Record excerpts START

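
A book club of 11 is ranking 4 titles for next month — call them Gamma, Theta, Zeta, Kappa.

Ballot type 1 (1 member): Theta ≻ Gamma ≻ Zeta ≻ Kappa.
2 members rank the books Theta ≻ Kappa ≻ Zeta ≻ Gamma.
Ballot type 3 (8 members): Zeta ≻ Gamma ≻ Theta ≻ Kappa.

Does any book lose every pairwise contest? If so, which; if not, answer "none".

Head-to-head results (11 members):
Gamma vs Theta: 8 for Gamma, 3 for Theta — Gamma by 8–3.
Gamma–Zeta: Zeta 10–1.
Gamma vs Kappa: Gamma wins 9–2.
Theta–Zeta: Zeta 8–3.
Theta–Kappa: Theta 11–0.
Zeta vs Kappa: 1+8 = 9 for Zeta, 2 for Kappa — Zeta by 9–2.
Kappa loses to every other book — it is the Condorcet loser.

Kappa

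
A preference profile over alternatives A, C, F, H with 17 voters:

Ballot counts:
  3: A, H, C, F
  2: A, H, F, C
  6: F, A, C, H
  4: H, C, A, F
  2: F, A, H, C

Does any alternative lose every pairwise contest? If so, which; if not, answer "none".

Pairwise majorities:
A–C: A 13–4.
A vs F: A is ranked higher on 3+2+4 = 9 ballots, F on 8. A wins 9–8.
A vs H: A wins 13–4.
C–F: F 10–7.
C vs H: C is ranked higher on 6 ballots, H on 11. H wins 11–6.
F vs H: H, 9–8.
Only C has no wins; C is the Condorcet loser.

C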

Record excerpts END
Record excerpts START

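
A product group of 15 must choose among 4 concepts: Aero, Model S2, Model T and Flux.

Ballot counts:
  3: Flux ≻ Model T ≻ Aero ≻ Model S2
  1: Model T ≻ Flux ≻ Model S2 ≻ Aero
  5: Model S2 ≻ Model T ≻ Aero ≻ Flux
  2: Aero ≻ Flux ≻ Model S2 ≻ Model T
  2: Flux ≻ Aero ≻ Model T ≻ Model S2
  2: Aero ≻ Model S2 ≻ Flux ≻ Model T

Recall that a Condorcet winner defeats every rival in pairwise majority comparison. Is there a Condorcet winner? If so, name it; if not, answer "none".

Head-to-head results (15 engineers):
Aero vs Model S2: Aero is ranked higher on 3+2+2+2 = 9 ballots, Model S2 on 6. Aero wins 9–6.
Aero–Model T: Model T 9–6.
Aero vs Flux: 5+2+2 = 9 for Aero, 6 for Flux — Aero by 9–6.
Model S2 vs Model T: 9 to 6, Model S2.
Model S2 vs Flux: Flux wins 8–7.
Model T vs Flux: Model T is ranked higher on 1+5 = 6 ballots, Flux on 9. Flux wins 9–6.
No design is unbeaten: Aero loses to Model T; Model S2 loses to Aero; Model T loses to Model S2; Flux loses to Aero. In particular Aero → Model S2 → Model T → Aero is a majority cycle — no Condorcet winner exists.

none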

Record excerpts END
Record excerpts START

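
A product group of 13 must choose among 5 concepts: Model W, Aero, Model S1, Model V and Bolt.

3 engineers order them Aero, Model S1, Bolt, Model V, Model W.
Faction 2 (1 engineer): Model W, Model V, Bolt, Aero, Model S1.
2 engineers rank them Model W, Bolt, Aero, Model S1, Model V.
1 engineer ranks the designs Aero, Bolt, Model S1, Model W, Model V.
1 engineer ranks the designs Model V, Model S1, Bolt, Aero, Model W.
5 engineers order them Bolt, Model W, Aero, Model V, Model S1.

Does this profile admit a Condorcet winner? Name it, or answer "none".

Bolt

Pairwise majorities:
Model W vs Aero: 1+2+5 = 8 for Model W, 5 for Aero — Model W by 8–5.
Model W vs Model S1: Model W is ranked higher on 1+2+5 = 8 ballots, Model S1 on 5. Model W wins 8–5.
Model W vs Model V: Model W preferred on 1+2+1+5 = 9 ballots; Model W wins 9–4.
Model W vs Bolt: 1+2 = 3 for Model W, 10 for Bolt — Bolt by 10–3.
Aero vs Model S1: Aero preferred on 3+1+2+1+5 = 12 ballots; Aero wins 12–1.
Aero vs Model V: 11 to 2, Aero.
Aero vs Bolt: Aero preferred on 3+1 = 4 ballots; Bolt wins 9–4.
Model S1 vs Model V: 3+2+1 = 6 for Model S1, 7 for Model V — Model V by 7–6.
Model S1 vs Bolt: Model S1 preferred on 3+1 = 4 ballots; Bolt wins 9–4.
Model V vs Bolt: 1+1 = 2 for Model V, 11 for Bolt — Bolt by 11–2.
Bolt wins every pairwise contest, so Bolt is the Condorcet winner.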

Record excerpts END

Copy the records above exactly, beginning at the line that contains "3: Flux ≻ Model T ≻ Aero ≻ Model S2" and stopping after the line that contains "2: Aero ≻ Model S2 ≻ Flux ≻ Model T".

» Solution to the exercise:
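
  3: Flux ≻ Model T ≻ Aero ≻ Model S2
  1: Model T ≻ Flux ≻ Model S2 ≻ Aero
  5: Model S2 ≻ Model T ≻ Aero ≻ Flux
  2: Aero ≻ Flux ≻ Model S2 ≻ Model T
  2: Flux ≻ Aero ≻ Model T ≻ Model S2
  2: Aero ≻ Model S2 ≻ Flux ≻ Model T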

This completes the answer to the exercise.